#### REQUIRED ACTION:
Among the entries below, please repeat exactly and only the lines from the line containing "3. merge(R2, R0)" to the line containing "9. inc(R1, 4)", both lines included.

#### TASK INPUTS:
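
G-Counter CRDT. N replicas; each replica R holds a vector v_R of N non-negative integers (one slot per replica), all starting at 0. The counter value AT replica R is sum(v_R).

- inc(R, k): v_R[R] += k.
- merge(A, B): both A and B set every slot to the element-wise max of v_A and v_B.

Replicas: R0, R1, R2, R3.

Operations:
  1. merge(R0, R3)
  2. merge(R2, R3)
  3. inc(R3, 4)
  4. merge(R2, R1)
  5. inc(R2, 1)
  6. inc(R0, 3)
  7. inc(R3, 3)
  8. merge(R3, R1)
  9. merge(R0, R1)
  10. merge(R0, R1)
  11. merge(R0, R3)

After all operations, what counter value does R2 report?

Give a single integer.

Op 1: merge R0<->R3 -> R0=(0,0,0,0) R3=(0,0,0,0)
Op 2: merge R2<->R3 -> R2=(0,0,0,0) R3=(0,0,0,0)
Op 3: inc R3 by 4 -> R3=(0,0,0,4) value=4
Op 4: merge R2<->R1 -> R2=(0,0,0,0) R1=(0,0,0,0)
Op 5: inc R2 by 1 -> R2=(0,0,1,0) value=1
Op 6: inc R0 by 3 -> R0=(3,0,0,0) value=3
Op 7: inc R3 by 3 -> R3=(0,0,0,7) value=7
Op 8: merge R3<->R1 -> R3=(0,0,0,7) R1=(0,0,0,7)
Op 9: merge R0<->R1 -> R0=(3,0,0,7) R1=(3,0,0,7)
Op 10: merge R0<->R1 -> R0=(3,0,0,7) R1=(3,0,0,7)
Op 11: merge R0<->R3 -> R0=(3,0,0,7) R3=(3,0,0,7)

Answer: 1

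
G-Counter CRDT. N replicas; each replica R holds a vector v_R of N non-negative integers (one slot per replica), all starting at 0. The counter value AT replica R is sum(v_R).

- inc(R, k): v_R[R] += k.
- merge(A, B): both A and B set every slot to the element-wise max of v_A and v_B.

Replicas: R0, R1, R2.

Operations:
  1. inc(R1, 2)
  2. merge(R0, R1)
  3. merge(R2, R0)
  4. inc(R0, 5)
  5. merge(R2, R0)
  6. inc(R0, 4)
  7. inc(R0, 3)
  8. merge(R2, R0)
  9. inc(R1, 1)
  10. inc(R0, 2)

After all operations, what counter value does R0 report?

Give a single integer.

Op 1: inc R1 by 2 -> R1=(0,2,0) value=2
Op 2: merge R0<->R1 -> R0=(0,2,0) R1=(0,2,0)
Op 3: merge R2<->R0 -> R2=(0,2,0) R0=(0,2,0)
Op 4: inc R0 by 5 -> R0=(5,2,0) value=7
Op 5: merge R2<->R0 -> R2=(5,2,0) R0=(5,2,0)
Op 6: inc R0 by 4 -> R0=(9,2,0) value=11
Op 7: inc R0 by 3 -> R0=(12,2,0) value=14
Op 8: merge R2<->R0 -> R2=(12,2,0) R0=(12,2,0)
Op 9: inc R1 by 1 -> R1=(0,3,0) value=3
Op 10: inc R0 by 2 -> R0=(14,2,0) value=16

Answer: 16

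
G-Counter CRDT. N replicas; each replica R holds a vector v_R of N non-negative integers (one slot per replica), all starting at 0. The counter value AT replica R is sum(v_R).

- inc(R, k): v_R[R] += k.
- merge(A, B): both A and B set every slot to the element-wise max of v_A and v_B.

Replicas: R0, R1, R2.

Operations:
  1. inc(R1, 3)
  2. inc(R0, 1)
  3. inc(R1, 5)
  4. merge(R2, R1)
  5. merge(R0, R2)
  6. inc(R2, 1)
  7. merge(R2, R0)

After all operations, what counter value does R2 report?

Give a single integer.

Op 1: inc R1 by 3 -> R1=(0,3,0) value=3
Op 2: inc R0 by 1 -> R0=(1,0,0) value=1
Op 3: inc R1 by 5 -> R1=(0,8,0) value=8
Op 4: merge R2<->R1 -> R2=(0,8,0) R1=(0,8,0)
Op 5: merge R0<->R2 -> R0=(1,8,0) R2=(1,8,0)
Op 6: inc R2 by 1 -> R2=(1,8,1) value=10
Op 7: merge R2<->R0 -> R2=(1,8,1) R0=(1,8,1)

Answer: 10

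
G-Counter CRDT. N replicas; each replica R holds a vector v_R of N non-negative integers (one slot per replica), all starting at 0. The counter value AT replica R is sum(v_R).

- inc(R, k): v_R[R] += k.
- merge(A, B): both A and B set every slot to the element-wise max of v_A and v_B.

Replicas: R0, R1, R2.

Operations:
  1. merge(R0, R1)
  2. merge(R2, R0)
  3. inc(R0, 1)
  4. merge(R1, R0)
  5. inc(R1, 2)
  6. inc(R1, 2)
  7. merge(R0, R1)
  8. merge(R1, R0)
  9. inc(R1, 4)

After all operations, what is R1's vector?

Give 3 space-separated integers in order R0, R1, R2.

Answer: 1 8 0

Derivation:
Op 1: merge R0<->R1 -> R0=(0,0,0) R1=(0,0,0)
Op 2: merge R2<->R0 -> R2=(0,0,0) R0=(0,0,0)
Op 3: inc R0 by 1 -> R0=(1,0,0) value=1
Op 4: merge R1<->R0 -> R1=(1,0,0) R0=(1,0,0)
Op 5: inc R1 by 2 -> R1=(1,2,0) value=3
Op 6: inc R1 by 2 -> R1=(1,4,0) value=5
Op 7: merge R0<->R1 -> R0=(1,4,0) R1=(1,4,0)
Op 8: merge R1<->R0 -> R1=(1,4,0) R0=(1,4,0)
Op 9: inc R1 by 4 -> R1=(1,8,0) value=9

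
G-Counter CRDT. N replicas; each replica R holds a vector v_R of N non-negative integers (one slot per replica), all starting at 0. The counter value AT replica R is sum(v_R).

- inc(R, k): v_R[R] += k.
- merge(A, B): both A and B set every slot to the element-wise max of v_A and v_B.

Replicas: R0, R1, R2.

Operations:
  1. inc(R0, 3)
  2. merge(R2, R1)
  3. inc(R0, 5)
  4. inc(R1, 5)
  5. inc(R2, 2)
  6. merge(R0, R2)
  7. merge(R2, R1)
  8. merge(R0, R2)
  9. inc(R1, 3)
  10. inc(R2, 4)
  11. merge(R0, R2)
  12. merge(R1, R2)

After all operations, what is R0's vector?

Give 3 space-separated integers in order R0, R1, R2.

Answer: 8 5 6

Derivation:
Op 1: inc R0 by 3 -> R0=(3,0,0) value=3
Op 2: merge R2<->R1 -> R2=(0,0,0) R1=(0,0,0)
Op 3: inc R0 by 5 -> R0=(8,0,0) value=8
Op 4: inc R1 by 5 -> R1=(0,5,0) value=5
Op 5: inc R2 by 2 -> R2=(0,0,2) value=2
Op 6: merge R0<->R2 -> R0=(8,0,2) R2=(8,0,2)
Op 7: merge R2<->R1 -> R2=(8,5,2) R1=(8,5,2)
Op 8: merge R0<->R2 -> R0=(8,5,2) R2=(8,5,2)
Op 9: inc R1 by 3 -> R1=(8,8,2) value=18
Op 10: inc R2 by 4 -> R2=(8,5,6) value=19
Op 11: merge R0<->R2 -> R0=(8,5,6) R2=(8,5,6)
Op 12: merge R1<->R2 -> R1=(8,8,6) R2=(8,8,6)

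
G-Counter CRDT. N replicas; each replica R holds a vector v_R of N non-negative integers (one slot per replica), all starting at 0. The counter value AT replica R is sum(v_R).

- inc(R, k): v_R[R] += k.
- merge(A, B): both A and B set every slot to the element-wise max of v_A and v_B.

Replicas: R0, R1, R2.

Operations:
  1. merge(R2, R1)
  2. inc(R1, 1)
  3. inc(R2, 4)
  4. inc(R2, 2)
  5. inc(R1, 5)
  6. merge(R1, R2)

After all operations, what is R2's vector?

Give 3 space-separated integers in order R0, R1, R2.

Answer: 0 6 6

Derivation:
Op 1: merge R2<->R1 -> R2=(0,0,0) R1=(0,0,0)
Op 2: inc R1 by 1 -> R1=(0,1,0) value=1
Op 3: inc R2 by 4 -> R2=(0,0,4) value=4
Op 4: inc R2 by 2 -> R2=(0,0,6) value=6
Op 5: inc R1 by 5 -> R1=(0,6,0) value=6
Op 6: merge R1<->R2 -> R1=(0,6,6) R2=(0,6,6)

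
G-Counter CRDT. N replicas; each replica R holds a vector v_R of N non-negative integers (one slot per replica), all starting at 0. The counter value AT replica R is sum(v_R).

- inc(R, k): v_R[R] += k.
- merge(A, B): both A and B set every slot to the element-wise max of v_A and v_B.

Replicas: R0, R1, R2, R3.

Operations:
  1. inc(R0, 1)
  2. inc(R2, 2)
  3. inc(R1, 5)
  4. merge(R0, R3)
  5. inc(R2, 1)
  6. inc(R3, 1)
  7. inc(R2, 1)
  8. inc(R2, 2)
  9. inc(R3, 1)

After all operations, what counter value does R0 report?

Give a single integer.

Op 1: inc R0 by 1 -> R0=(1,0,0,0) value=1
Op 2: inc R2 by 2 -> R2=(0,0,2,0) value=2
Op 3: inc R1 by 5 -> R1=(0,5,0,0) value=5
Op 4: merge R0<->R3 -> R0=(1,0,0,0) R3=(1,0,0,0)
Op 5: inc R2 by 1 -> R2=(0,0,3,0) value=3
Op 6: inc R3 by 1 -> R3=(1,0,0,1) value=2
Op 7: inc R2 by 1 -> R2=(0,0,4,0) value=4
Op 8: inc R2 by 2 -> R2=(0,0,6,0) value=6
Op 9: inc R3 by 1 -> R3=(1,0,0,2) value=3

Answer: 1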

#### EXPECTED ANSWER:
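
  3. merge(R2, R0)
  4. inc(R0, 5)
  5. merge(R2, R0)
  6. inc(R0, 4)
  7. inc(R0, 3)
  8. merge(R2, R0)
  9. inc(R1, 1)
  10. inc(R0, 2)

After all operations, what counter value does R0 report?

Give a single integer.

Op 1: inc R1 by 2 -> R1=(0,2,0) value=2
Op 2: merge R0<->R1 -> R0=(0,2,0) R1=(0,2,0)
Op 3: merge R2<->R0 -> R2=(0,2,0) R0=(0,2,0)
Op 4: inc R0 by 5 -> R0=(5,2,0) value=7
Op 5: merge R2<->R0 -> R2=(5,2,0) R0=(5,2,0)
Op 6: inc R0 by 4 -> R0=(9,2,0) value=11
Op 7: inc R0 by 3 -> R0=(12,2,0) value=14
Op 8: merge R2<->R0 -> R2=(12,2,0) R0=(12,2,0)
Op 9: inc R1 by 1 -> R1=(0,3,0) value=3
Op 10: inc R0 by 2 -> R0=(14,2,0) value=16

Answer: 16

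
G-Counter CRDT. N replicas; each replica R holds a vector v_R of N non-negative integers (one slot per replica), all starting at 0. The counter value AT replica R is sum(v_R).

- inc(R, k): v_R[R] += k.
- merge(A, B): both A and B set every slot to the element-wise max of v_A and v_B.

Replicas: R0, R1, R2.

Operations:
  1. inc(R1, 3)
  2. inc(R0, 1)
  3. inc(R1, 5)
  4. merge(R2, R1)
  5. merge(R0, R2)
  6. inc(R2, 1)
  7. merge(R2, R0)

After all operations, what counter value does R2 report?

Give a single integer.

Op 1: inc R1 by 3 -> R1=(0,3,0) value=3
Op 2: inc R0 by 1 -> R0=(1,0,0) value=1
Op 3: inc R1 by 5 -> R1=(0,8,0) value=8
Op 4: merge R2<->R1 -> R2=(0,8,0) R1=(0,8,0)
Op 5: merge R0<->R2 -> R0=(1,8,0) R2=(1,8,0)
Op 6: inc R2 by 1 -> R2=(1,8,1) value=10
Op 7: merge R2<->R0 -> R2=(1,8,1) R0=(1,8,1)

Answer: 10

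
G-Counter CRDT. N replicas; each replica R holds a vector v_R of N non-negative integers (one slot per replica), all starting at 0. The counter value AT replica R is sum(v_R).

- inc(R, k): v_R[R] += k.
- merge(A, B): both A and B set every slot to the element-wise max of v_A and v_B.

Replicas: R0, R1, R2.

Operations:
  1. merge(R0, R1)
  2. merge(R2, R0)
  3. inc(R0, 1)
  4. merge(R1, R0)
  5. inc(R1, 2)
  6. inc(R1, 2)
  7. merge(R0, R1)
  8. merge(R1, R0)
  9. inc(R1, 4)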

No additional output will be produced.